### Task brief
Of the entries below, return only those lines from the line with "Commercial Lease between Norgate" to the line with "Section 3. Landlord", exactly, both included.

### Data records
((

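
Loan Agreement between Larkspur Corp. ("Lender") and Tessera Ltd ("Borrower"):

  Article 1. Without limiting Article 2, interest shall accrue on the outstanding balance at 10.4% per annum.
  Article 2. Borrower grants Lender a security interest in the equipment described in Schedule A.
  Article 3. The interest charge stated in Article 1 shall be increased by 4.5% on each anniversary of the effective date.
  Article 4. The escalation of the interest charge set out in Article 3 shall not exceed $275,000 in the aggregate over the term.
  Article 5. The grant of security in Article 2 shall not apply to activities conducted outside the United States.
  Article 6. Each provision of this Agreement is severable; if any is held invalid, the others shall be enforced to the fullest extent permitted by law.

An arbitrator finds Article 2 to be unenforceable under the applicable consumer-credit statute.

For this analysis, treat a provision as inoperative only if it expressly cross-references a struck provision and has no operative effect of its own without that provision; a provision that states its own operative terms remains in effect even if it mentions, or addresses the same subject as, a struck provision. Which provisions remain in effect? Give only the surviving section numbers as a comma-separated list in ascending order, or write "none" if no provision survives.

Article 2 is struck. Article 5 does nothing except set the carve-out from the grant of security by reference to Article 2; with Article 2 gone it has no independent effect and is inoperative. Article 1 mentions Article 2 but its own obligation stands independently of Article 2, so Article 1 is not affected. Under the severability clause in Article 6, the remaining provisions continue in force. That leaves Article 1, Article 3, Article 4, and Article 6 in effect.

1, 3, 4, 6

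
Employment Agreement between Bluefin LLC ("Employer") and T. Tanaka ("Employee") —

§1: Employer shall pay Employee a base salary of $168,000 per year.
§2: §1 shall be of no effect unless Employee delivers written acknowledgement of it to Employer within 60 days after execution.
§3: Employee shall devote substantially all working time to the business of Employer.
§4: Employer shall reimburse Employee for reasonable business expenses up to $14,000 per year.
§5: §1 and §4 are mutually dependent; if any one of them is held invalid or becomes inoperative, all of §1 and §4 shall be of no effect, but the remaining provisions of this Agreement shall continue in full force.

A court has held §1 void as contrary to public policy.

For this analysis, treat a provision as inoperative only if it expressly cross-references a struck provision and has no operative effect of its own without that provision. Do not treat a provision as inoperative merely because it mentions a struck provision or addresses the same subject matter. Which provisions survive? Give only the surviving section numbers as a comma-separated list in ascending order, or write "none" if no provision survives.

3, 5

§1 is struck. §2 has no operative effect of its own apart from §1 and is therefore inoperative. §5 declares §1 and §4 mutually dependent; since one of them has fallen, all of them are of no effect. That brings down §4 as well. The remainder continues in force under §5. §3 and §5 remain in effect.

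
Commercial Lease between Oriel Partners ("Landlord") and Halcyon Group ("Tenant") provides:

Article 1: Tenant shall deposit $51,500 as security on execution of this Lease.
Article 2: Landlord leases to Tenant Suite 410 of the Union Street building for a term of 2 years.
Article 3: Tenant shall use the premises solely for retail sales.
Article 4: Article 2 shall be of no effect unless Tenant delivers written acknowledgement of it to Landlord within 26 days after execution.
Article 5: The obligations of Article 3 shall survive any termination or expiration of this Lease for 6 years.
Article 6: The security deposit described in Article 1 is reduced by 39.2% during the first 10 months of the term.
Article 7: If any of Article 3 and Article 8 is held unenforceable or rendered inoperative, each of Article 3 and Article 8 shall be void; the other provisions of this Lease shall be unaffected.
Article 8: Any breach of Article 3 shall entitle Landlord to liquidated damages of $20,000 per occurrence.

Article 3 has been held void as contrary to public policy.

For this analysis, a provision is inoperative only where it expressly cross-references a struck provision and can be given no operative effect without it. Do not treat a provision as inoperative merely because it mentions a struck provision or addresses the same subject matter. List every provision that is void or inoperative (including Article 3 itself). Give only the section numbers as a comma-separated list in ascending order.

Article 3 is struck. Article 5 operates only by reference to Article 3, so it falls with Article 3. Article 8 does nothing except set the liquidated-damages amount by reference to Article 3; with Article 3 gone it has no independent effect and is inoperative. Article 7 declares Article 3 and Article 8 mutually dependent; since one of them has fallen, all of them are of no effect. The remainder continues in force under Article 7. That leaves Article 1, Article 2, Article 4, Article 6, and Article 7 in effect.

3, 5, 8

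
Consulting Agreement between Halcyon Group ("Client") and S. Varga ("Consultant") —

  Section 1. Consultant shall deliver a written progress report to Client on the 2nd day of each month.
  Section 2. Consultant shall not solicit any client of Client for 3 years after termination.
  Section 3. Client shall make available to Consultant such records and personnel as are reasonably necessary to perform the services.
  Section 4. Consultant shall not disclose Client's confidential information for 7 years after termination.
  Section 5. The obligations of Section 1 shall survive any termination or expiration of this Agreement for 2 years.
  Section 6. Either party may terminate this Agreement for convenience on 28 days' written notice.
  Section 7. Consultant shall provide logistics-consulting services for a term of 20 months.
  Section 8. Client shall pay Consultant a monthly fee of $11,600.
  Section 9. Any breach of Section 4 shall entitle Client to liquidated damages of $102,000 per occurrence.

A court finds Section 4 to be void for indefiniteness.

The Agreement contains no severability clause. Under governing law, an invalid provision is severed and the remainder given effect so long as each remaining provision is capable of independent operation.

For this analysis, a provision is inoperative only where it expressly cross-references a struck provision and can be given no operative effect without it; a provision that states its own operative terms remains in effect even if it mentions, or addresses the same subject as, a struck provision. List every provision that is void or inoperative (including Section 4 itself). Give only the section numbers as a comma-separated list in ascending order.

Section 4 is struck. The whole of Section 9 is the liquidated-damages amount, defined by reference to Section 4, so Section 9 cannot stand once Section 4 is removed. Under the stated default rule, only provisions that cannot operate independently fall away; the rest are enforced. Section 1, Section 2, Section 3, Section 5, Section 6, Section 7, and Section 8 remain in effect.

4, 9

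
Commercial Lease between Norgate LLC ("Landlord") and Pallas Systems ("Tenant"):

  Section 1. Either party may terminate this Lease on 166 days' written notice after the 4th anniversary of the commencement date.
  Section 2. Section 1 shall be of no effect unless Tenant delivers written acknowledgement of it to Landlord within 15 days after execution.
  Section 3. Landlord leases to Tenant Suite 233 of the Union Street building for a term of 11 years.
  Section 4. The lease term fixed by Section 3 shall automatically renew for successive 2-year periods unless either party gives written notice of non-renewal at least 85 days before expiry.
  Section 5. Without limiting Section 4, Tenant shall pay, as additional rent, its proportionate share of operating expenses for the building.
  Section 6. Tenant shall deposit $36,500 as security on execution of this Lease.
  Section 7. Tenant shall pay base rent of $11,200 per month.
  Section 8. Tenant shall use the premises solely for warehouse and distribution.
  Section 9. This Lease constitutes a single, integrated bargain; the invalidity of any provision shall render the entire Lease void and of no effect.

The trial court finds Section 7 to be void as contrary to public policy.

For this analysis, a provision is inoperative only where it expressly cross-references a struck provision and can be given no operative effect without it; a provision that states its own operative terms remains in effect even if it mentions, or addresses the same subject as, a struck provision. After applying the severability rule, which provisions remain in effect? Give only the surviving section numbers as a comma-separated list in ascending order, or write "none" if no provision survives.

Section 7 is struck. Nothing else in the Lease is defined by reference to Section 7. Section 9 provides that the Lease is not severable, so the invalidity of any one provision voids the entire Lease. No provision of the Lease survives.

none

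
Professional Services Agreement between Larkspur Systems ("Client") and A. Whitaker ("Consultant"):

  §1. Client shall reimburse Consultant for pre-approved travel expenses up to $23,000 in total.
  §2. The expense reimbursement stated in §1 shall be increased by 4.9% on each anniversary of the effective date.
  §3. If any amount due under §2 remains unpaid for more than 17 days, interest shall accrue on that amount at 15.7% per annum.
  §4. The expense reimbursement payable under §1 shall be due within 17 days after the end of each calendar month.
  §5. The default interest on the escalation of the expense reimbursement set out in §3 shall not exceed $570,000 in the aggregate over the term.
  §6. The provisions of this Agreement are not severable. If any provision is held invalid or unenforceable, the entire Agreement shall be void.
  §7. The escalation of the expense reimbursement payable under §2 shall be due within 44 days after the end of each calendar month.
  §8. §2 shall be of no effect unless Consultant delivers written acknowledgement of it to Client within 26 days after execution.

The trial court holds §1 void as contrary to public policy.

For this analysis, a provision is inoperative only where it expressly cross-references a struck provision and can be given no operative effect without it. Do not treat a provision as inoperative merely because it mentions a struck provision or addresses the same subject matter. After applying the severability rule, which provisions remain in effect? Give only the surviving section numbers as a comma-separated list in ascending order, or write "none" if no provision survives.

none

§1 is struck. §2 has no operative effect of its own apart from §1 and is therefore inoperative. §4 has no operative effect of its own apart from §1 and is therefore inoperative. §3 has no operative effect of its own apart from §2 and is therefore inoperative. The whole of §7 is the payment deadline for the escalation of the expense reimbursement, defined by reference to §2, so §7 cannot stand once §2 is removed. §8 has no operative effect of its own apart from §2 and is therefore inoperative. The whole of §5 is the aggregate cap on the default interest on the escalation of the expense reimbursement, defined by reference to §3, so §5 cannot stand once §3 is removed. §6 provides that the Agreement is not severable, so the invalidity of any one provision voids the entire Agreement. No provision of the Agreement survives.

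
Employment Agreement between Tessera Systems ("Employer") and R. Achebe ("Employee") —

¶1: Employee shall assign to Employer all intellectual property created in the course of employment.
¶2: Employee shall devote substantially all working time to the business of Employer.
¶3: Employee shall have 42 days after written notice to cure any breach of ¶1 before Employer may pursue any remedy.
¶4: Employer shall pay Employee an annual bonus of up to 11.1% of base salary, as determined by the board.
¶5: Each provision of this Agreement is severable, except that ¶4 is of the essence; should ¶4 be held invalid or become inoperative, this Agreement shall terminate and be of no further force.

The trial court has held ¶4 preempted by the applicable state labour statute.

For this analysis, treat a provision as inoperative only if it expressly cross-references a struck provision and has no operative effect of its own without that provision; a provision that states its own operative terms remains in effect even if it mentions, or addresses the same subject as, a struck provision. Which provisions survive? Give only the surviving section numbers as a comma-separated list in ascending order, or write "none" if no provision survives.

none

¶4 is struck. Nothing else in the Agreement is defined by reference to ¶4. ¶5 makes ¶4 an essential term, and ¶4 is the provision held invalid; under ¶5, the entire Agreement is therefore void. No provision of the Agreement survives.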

))

### Answer space
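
Commercial Lease between Norgate LLC ("Landlord") and Pallas Systems ("Tenant"):

  Section 1. Either party may terminate this Lease on 166 days' written notice after the 4th anniversary of the commencement date.
  Section 2. Section 1 shall be of no effect unless Tenant delivers written acknowledgement of it to Landlord within 15 days after execution.
  Section 3. Landlord leases to Tenant Suite 233 of the Union Street building for a term of 11 years.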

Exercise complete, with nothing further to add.